- Brief:
First find the line with "b = [-53/13 164/169 -664/169]" in the entries below, then set down exactly every line through the line with "A = [342495/958334", that line included.
(Source data)
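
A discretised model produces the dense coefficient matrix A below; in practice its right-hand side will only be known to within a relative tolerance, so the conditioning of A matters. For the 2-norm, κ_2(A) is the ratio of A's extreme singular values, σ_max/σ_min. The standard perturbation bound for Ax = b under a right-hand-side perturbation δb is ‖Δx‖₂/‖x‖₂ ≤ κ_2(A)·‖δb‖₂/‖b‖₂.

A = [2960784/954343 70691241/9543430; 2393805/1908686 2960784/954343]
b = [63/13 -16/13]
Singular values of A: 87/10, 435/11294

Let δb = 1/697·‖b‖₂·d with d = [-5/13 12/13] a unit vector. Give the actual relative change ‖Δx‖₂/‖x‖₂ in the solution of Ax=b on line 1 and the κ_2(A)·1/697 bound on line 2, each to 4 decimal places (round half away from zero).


largest singular value 87/10, smallest 435/11294
κ_2(A) = (87/10) / (435/11294) = 225.8800
κ_2(A)·‖δb‖/‖b‖ = 0.3241
solve Ax = b  →  x = [72.0750 -29.5332]
‖b‖₂ = 5.0000 and ‖x‖₂ = 77.8910
with δb = [-0.0028 0.0066], A·Δx = δb → ‖Δx‖ = 0.1862
dividing the unrounded norms, ‖Δx‖/‖x‖ = 0.0024
realised/bound (from unrounded values) ≈ 0.0074

0.0024
0.3241


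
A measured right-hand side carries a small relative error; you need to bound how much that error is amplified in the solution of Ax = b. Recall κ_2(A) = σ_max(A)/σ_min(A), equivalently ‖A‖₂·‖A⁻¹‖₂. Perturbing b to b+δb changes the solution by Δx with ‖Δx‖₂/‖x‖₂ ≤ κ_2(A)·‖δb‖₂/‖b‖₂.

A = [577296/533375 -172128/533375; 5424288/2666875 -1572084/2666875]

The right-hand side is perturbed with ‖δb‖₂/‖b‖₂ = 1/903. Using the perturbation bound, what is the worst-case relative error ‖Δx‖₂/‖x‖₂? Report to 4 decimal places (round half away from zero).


0.3475

AᵀA = [130638986496/24609765625 -38102617728/24609765625; -38102617728/24609765625 11114703504/24609765625]; tr = 226805904/39375625, det = 331776/984390625
solving λ² − 226805904/39375625·λ + 331776/984390625 = 0 gives λ = 144/25, 2304/39375625
κ = σ_max/σ_min = (12/5)/(48/6275) = 313.7500
perturbation bound = 313.7500·1/903 = 0.3475


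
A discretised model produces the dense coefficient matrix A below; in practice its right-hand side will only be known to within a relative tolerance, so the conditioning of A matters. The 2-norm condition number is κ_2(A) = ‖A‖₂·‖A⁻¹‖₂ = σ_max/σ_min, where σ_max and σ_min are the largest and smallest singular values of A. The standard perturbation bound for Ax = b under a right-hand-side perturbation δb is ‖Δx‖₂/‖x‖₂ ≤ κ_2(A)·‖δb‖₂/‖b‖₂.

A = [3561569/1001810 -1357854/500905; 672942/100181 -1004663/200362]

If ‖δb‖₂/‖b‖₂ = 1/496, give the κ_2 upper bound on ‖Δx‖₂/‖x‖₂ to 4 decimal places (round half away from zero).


0.4752

AᵀA = [200587776049/3472744900 -37609150392/868186225; -37609150392/868186225 112833091801/3472744900]; tr = 6268417357/69454898, det = 81450625/555639184
eigenvalues of AᵀA: λ = (tr ± √(tr²−4·det))/2 = 361/4, 225625/138909796
σ_max=√(361/4)=(19/2), σ_min=√(225625/138909796)=(475/11786) → κ = 235.7200
bound on ‖Δx‖/‖x‖: κ·ε = 235.7200·1/496 = 0.4752


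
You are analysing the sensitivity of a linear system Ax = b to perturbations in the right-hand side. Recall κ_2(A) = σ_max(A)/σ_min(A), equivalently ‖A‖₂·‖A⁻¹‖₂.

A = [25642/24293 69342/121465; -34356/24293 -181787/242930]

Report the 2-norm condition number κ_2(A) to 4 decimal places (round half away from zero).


M = AᵀA = [1837846900/590149849 980160930/590149849; 980160930/590149849 2091190609/2360599396]. tr(M)=32673281/8168164, det(M)=625/2042041
λ_max, λ_min = (32673281/8168164 ± √1067461609664961/66718903130896)/2 = 4, 625/8168164
κ = σ_max/σ_min = 2/(25/2858) = 228.6400

228.6400


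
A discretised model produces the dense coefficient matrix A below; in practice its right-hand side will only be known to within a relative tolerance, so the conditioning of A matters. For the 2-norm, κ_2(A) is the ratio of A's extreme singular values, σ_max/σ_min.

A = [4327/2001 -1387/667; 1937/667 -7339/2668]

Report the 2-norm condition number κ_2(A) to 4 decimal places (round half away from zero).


276.0000

AᵀA = [52490650/4004001 -66653125/5338668; -66653125/5338668 84641225/7118224]; tr = 1904425/76176, det = 625/76176
solving λ² − 1904425/76176·λ + 625/76176 = 0 gives λ = 25, 25/76176
κ = σ_max/σ_min = 5/(5/276) = 276.0000


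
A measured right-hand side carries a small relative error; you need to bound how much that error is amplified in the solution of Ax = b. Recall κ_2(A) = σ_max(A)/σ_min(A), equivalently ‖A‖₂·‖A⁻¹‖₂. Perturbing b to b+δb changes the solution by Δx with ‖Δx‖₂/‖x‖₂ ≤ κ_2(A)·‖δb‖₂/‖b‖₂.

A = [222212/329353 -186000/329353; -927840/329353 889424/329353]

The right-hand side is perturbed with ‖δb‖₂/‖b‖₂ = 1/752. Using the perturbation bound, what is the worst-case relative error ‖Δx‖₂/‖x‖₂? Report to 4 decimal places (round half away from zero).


form AᵀA = [541502224/64529089 -515511360/64529089; -515511360/64529089 491178496/64529089] with trace 1227920/76729 and determinant 4096/76729
λ_max, λ_min = (1227920/76729 ± √1506530398464/5887339441)/2 = 16, 256/76729
κ_2(A) = √(λ_max/λ_min) = √(16 / (256/76729)) = 69.2500
bound on ‖Δx‖/‖x‖: κ·ε = 69.2500·1/752 = 0.0921

0.0921


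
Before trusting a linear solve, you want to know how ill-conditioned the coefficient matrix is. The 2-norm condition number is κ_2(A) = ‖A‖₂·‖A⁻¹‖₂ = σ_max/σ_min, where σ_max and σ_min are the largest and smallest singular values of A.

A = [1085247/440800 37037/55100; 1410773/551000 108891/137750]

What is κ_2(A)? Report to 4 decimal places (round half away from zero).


AᵀA = [72875759329/5776000000 2656148859/722000000; 2656148859/722000000 97172989/90250000]; tr = 126551729/9241600, det = 1874161/36966400
eigenvalues of AᵀA: λ = (tr ± √(tr²−4·det))/2 = 1369/100, 1369/369664
κ = σ_max/σ_min = (37/10)/(37/608) = 60.8000

60.8000


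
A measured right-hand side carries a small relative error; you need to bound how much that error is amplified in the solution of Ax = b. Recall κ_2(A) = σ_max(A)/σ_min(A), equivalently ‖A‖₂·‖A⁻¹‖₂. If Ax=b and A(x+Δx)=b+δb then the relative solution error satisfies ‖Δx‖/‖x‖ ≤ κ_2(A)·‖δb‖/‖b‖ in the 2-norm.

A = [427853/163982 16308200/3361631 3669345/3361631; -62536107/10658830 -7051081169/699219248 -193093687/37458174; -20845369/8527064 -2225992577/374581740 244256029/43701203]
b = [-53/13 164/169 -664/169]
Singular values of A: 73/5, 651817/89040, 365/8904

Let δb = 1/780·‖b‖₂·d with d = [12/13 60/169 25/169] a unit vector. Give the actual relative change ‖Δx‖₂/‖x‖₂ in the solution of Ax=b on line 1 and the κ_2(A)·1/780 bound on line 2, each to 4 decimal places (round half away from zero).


σ_max = 73/5, σ_min = 365/8904
condition number: (73/5) ÷ (365/8904) = 356.1600
κ_2(A)·‖δb‖/‖b‖ = 0.4566
solve Ax = b  →  x = [86.0661 -44.7381 -10.6262]
2-norm of b is 5.7446; of x, 97.5796
re-solving with b+δb shifts x by Δx of norm 0.1797
dividing the unrounded norms, ‖Δx‖/‖x‖ = 0.0018
realised/bound (from unrounded values) ≈ 0.0040

0.0018
0.4566


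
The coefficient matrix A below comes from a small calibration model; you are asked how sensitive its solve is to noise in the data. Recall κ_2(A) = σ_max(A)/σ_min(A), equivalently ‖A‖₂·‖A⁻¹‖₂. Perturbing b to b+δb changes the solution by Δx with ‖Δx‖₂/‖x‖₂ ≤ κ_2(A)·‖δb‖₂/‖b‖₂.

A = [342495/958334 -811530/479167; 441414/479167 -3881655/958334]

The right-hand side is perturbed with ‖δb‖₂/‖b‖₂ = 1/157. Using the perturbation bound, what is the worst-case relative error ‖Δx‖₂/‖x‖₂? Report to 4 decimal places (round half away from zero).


1.1452

form AᵀA = [5305846761/5434343524 -5891603040/1358585881; -5891603040/1358585881 104743013625/5434343524] with trace 32733153/1616402 and determinant 164025/12931216
char-poly roots: 81/4 and 2025/3232804
κ = σ_max/σ_min = (9/2)/(45/1798) = 179.8000
κ_2(A)·‖δb‖/‖b‖ = 1.1452


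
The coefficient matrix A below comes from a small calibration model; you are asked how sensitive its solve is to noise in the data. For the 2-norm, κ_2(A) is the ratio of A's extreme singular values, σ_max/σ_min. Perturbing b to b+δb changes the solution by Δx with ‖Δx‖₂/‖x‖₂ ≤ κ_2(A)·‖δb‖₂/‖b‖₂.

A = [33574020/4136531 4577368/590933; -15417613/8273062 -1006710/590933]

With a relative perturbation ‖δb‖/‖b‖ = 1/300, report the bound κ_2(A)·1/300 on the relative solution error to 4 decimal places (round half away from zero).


AᵀA = [2823653817049/40715975524 96038772975/1454141983; 96038772975/1454141983 13067080804/207734569]; tr = 6402855713/48413764, det = 4477456/12103441
char-poly roots: 529/4 and 33856/12103441
σ_max=√(529/4)=(23/2), σ_min=√(33856/12103441)=(184/3479) → κ = 217.4375
perturbation bound = 217.4375·1/300 = 0.7248

0.7248


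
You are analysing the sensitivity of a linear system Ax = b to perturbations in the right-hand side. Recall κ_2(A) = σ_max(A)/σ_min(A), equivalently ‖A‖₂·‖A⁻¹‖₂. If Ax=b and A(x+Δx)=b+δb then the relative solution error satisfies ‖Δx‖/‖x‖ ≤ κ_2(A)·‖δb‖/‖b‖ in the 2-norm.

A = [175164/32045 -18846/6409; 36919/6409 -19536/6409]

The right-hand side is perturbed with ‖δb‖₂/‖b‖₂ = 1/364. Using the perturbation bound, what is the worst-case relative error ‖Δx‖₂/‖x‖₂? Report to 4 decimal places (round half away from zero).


M = AᵀA = [77000881/1221025 -8213304/244205; -8213304/244205 876132/48841]. tr(M)=342229/4225, det(M)=324/4225
solving λ² − 342229/4225·λ + 324/4225 = 0 gives λ = 81, 4/4225
σ_max=√81=9, σ_min=√(4/4225)=(2/65) → κ = 292.5000
bound on ‖Δx‖/‖x‖: κ·ε = 292.5000·1/364 = 0.8036

0.8036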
(End Source data)
- Answer section:
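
b = [-53/13 164/169 -664/169]
Singular values of A: 73/5, 651817/89040, 365/8904

Let δb = 1/780·‖b‖₂·d with d = [12/13 60/169 25/169] a unit vector. Give the actual relative change ‖Δx‖₂/‖x‖₂ in the solution of Ax=b on line 1 and the κ_2(A)·1/780 bound on line 2, each to 4 decimal places (round half away from zero).


σ_max = 73/5, σ_min = 365/8904
condition number: (73/5) ÷ (365/8904) = 356.1600
κ_2(A)·‖δb‖/‖b‖ = 0.4566
solve Ax = b  →  x = [86.0661 -44.7381 -10.6262]
2-norm of b is 5.7446; of x, 97.5796
re-solving with b+δb shifts x by Δx of norm 0.1797
dividing the unrounded norms, ‖Δx‖/‖x‖ = 0.0018
realised/bound (from unrounded values) ≈ 0.0040

0.0018
0.4566


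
The coefficient matrix A below comes from a small calibration model; you are asked how sensitive its solve is to noise in the data. Recall κ_2(A) = σ_max(A)/σ_min(A), equivalently ‖A‖₂·‖A⁻¹‖₂. Perturbing b to b+δb changes the solution by Δx with ‖Δx‖₂/‖x‖₂ ≤ κ_2(A)·‖δb‖₂/‖b‖₂.

A = [342495/958334 -811530/479167; 441414/479167 -3881655/958334]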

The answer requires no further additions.